**RECORDS TO USE:**
+ + + + + + +

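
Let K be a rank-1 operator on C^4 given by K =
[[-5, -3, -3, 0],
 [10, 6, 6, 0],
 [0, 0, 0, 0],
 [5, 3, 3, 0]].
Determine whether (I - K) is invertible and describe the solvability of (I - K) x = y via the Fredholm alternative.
(I - K) is singular (det(I - K) = 0, i.e. 1 ∈ sigma(K)). (I - K) x = y is solvable iff y ⊥ ker((I - K)^*) = span{(-5, -3, -3, 0)}, i.e. iff -5y_1 - 3y_2 - 3y_3 = 0. When solvable, the solutions are x = y + c·(1, -2, 0, -1), c arbitrary (ker(I - K) = span{(1, -2, 0, -1)}, dimension 1).

K has rank 1, so it is an outer product K = u v^T: every row of K is a multiple of one row vector. Reading off the entries, u = (1, -2, 0, -1) and v = (-5, -3, -3, 0) (row i of K equals u_i·v^T). A rank-one matrix u v^T satisfies K u = u (v·u) and kills the (3)-dimensional subspace v^⊥, so its characteristic polynomial is lambda^3 (lambda - v·u) with v·u = tr K = 1. Hence the eigenvalues of I - K are 1 (multiplicity 3) and 1 - (1) = 0, so det(I - K) = 0. (Direct check: I - K =
[[6, 3, 3, 0],
 [-10, -5, -6, 0],
 [0, 0, 1, 0],
 [-5, -3, -3, 1]]
has determinant 0.) So 1 is an eigenvalue of K and (I - K) is not invertible. The finite-dimensional Fredholm alternative says: either (I - K) is invertible, or ker(I - K) ≠ {0} and then range(I - K) = ker((I - K)^*)^⊥, with dim ker(I - K) = dim ker((I - K)^*). We are in the second case, so we need both kernels. Kernel of I - K: (I - K) u = u - u (v·u) = u - u = 0, so ker(I - K) = span{u} = span{(1, -2, 0, -1)} (it is exactly 1-dimensional because rank(I - K) = 3). Kernel of the adjoint: K is real, so (I - K)^* = I - K^T = I - v u^T, and (I - v u^T) v = v - v (u·v) = 0; hence ker((I - K)^*) = span{v} = span{(-5, -3, -3, 0)}. Therefore (I - K) x = y is solvable iff <y, v> = 0, i.e. iff -5y_1 - 3y_2 - 3y_3 = 0. When this holds, K y = u (v·y) = 0, so (I - K) y = y and x = y is a particular solution; the full solution set is the line x = y + c·u = y + c·(1, -2, 0, -1), c ∈ C.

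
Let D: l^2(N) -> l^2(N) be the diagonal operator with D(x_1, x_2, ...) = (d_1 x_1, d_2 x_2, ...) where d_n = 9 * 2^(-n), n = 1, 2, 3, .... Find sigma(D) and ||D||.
sigma(D) = {9 * 2^(-n) : n ≥ 1} ∪ {0}; ||D|| = 9/2

A bounded diagonal operator on l^2 with diagonal entries d_n has spectrum equal to the closure of {d_n : n ≥ 1}: every d_n is an eigenvalue (with eigenvector e_n), so {d_n} ⊂ sigma(D); the spectrum is closed, so its closure is too; and for lambda not in the closure, (D - lambda I) has bounded inverse (the diagonal entries 1/(d_n - lambda) are bounded). For our sequence d_n = 9 * 2^(-n), n = 1, 2, 3, ...:
  - {d_n} = {9 * 2^(-n) : n ≥ 1}; the only limit point is 0
  - closure = {9 * 2^(-n) : n ≥ 1} ∪ {0}
For the norm: a diagonal operator has ||D|| = sup_n |d_n|. Here d_n = 9 * 2^(-n) is positive and decreasing, so sup_n |d_n| = d_1 = 9/2. So ||D|| = 9/2.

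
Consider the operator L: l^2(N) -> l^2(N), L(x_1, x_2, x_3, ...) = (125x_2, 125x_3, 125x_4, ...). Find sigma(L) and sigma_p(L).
sigma(L) = closed disk {z in C : |z| ≤ 125}; sigma_p(L) = open disk {z in C : |z| < 125}

Note L = 125·V where V is the unit left shift (V x)_k = x_{k+1}; so sigma(L) = 125·sigma(V) and ||L|| = 125||V||. ||L x||^2 = 15625sum_{k≥2} |x_k|^2 ≤ 15625||x||^2, with equality on {x : x_1 = 0}, so ||L|| = 125. For any lambda with |lambda| < 125, set r = lambda/125 (|r| < 1); the vector x = (1, r, r^2, ...) is in l^2 and satisfies L x = 125(r, r^2, ...) = lambda x, so lambda is an eigenvalue. On the boundary |lambda| = 125 the geometric series diverges, so no l^2 eigenvector exists, but these lambda lie in the approximate point spectrum. Hence sigma(L) is the closed disk of radius 125 and sigma_p(L) is the open disk.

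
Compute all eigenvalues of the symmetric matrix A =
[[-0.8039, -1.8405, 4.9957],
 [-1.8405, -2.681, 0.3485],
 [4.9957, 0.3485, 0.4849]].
sigma(A) ≈ {-6, -2, 5}

A is real symmetric, so its spectrum consists of real eigenvalues. Expanding the characteristic polynomial of the displayed matrix gives
  det(λ I - A) = p(λ) = λ^3 + (3)λ^2 + (-28)λ + (-60.0013).
Solving p(λ) = 0 yields eigenvalues ≈ -6, -2, 5. (A is shown rounded to 4 decimals, so these recover the underlying integer eigenvalues to within that precision.)
Verification: the trace of A = -3 equals the sum of eigenvalues -3, and det(A) ≈ 60.0013 matches the eigenvalue product 60.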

+ + + + + + +

**TO DO:** Could you retype exactly the lines above from the one containing "Consider the operator" through the last line of the records, both included, and nothing else?

**THE COMPLETED TASK:**
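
Consider the operator L: l^2(N) -> l^2(N), L(x_1, x_2, x_3, ...) = (125x_2, 125x_3, 125x_4, ...). Find sigma(L) and sigma_p(L).
sigma(L) = closed disk {z in C : |z| ≤ 125}; sigma_p(L) = open disk {z in C : |z| < 125}

Note L = 125·V where V is the unit left shift (V x)_k = x_{k+1}; so sigma(L) = 125·sigma(V) and ||L|| = 125||V||. ||L x||^2 = 15625sum_{k≥2} |x_k|^2 ≤ 15625||x||^2, with equality on {x : x_1 = 0}, so ||L|| = 125. For any lambda with |lambda| < 125, set r = lambda/125 (|r| < 1); the vector x = (1, r, r^2, ...) is in l^2 and satisfies L x = 125(r, r^2, ...) = lambda x, so lambda is an eigenvalue. On the boundary |lambda| = 125 the geometric series diverges, so no l^2 eigenvector exists, but these lambda lie in the approximate point spectrum. Hence sigma(L) is the closed disk of radius 125 and sigma_p(L) is the open disk.

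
Compute all eigenvalues of the symmetric matrix A =
[[-0.8039, -1.8405, 4.9957],
 [-1.8405, -2.681, 0.3485],
 [4.9957, 0.3485, 0.4849]].
sigma(A) ≈ {-6, -2, 5}

A is real symmetric, so its spectrum consists of real eigenvalues. Expanding the characteristic polynomial of the displayed matrix gives
  det(λ I - A) = p(λ) = λ^3 + (3)λ^2 + (-28)λ + (-60.0013).
Solving p(λ) = 0 yields eigenvalues ≈ -6, -2, 5. (A is shown rounded to 4 decimals, so these recover the underlying integer eigenvalues to within that precision.)
Verification: the trace of A = -3 equals the sum of eigenvalues -3, and det(A) ≈ 60.0013 matches the eigenvalue product 60.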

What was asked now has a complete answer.